Scan the entries that follow and give only the number of lines containing "compliance".

-- Record extracts follows --

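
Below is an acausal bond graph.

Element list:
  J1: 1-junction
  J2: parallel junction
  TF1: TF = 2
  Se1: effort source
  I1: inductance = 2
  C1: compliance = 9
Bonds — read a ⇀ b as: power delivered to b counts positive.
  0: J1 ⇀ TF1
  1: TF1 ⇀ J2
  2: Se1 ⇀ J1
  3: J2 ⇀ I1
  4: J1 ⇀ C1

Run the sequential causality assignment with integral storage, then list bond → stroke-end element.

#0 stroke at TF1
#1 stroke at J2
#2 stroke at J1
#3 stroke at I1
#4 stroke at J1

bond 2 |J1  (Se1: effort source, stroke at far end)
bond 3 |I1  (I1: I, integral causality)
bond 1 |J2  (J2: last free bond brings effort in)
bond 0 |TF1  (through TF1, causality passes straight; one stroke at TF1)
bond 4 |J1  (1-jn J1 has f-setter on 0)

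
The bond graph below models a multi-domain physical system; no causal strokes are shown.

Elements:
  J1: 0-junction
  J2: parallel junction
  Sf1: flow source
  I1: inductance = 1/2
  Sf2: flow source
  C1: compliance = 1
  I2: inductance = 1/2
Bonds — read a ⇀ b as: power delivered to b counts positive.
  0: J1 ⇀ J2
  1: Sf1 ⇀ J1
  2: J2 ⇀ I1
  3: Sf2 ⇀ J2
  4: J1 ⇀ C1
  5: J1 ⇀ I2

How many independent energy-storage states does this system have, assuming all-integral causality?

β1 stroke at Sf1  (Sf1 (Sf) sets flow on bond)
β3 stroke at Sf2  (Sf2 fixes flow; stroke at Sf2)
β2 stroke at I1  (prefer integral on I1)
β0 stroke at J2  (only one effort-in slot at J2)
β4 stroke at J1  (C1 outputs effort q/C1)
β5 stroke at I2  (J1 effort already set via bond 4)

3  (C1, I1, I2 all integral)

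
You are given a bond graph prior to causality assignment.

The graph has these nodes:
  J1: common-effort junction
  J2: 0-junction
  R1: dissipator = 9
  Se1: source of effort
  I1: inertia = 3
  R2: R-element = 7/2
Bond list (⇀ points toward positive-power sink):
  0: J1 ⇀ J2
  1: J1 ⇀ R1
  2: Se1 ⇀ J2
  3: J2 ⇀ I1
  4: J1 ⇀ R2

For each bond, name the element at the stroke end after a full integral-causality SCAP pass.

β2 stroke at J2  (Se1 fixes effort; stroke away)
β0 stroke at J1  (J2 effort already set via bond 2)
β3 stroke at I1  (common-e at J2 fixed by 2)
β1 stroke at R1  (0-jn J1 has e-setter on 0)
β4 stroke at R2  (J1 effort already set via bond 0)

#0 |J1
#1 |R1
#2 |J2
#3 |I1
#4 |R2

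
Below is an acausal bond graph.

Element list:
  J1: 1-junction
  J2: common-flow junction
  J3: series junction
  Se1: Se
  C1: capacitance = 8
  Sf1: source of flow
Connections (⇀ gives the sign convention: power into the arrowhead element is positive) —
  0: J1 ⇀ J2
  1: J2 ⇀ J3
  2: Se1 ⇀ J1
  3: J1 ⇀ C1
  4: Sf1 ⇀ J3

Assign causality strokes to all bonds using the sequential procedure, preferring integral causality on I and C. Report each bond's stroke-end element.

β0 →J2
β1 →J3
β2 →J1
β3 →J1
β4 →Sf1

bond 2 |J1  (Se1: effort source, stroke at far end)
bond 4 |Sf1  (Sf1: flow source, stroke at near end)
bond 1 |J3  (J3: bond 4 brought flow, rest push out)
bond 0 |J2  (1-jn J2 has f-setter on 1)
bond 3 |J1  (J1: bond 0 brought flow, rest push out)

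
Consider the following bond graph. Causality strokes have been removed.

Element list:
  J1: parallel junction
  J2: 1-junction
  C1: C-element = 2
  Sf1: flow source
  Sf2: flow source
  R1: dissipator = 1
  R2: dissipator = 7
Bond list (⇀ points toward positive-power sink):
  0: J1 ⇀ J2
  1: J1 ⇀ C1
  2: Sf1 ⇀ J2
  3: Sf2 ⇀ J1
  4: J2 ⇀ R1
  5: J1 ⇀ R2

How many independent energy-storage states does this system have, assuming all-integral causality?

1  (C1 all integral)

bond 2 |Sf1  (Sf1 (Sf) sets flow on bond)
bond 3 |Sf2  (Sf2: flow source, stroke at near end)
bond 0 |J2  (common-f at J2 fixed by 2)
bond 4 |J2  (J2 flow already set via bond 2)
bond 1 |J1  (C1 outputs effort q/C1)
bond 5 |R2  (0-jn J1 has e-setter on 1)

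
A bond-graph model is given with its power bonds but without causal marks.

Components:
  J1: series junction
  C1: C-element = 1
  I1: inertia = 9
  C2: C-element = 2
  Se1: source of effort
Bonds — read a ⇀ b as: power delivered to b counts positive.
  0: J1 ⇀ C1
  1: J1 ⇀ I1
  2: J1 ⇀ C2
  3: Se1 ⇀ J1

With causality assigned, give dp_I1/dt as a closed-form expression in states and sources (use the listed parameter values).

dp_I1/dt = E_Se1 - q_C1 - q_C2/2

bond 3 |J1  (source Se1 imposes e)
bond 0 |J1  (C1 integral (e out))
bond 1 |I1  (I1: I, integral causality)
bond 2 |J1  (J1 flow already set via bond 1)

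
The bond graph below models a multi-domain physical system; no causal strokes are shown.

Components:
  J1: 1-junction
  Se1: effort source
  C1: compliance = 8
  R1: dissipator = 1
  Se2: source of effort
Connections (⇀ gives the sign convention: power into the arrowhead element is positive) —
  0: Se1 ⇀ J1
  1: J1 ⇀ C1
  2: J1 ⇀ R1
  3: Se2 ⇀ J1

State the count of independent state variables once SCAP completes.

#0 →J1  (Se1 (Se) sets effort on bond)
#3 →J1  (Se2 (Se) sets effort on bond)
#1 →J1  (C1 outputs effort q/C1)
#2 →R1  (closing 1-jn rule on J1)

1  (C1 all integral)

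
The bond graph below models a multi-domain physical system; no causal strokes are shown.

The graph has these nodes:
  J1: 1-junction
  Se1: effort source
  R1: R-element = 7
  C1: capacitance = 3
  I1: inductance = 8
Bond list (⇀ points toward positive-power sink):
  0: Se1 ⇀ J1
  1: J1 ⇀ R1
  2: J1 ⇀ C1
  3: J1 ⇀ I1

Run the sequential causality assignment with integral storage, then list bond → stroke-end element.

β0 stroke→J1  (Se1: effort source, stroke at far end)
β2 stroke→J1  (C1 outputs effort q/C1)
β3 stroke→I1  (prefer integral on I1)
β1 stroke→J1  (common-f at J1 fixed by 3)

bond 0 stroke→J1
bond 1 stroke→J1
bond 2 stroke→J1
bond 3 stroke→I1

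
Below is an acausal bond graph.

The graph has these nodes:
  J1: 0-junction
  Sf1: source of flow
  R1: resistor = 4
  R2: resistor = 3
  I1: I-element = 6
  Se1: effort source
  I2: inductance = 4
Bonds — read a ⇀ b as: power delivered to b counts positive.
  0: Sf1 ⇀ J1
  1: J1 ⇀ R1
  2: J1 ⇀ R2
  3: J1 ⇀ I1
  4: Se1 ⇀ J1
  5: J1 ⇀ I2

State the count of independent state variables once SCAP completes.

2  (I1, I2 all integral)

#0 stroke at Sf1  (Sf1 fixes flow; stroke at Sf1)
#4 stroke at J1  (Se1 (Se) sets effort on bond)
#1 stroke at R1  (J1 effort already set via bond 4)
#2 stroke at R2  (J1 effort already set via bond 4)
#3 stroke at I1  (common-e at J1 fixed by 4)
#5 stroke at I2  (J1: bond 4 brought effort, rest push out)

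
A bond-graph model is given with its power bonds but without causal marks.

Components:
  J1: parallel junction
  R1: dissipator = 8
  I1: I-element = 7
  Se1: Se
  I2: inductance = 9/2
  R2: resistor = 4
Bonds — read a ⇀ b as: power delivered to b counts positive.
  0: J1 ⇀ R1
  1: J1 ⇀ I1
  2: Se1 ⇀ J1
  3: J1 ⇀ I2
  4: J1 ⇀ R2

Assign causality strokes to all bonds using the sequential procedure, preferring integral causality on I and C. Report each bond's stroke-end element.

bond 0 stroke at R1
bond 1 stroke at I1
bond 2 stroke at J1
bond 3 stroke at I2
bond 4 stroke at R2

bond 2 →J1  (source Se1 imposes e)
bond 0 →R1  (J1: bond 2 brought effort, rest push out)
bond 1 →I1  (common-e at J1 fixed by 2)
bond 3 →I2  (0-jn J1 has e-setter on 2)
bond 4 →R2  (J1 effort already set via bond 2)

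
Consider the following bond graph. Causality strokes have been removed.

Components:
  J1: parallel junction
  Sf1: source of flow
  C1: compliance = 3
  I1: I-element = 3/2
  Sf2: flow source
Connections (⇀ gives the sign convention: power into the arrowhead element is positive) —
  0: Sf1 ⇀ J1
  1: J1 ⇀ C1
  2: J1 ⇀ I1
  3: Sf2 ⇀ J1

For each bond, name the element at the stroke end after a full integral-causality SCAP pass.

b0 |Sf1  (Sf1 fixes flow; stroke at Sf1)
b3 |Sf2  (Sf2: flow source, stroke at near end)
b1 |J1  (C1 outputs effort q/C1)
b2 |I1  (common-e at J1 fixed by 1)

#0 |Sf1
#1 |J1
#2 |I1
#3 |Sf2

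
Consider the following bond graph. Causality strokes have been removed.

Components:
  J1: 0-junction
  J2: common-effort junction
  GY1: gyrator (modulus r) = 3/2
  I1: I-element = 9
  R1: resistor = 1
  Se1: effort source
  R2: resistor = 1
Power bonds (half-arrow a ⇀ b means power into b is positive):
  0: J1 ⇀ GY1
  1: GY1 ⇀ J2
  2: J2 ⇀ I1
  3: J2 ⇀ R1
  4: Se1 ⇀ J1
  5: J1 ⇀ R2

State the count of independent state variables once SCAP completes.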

-- Record extracts concluded --

Response -
4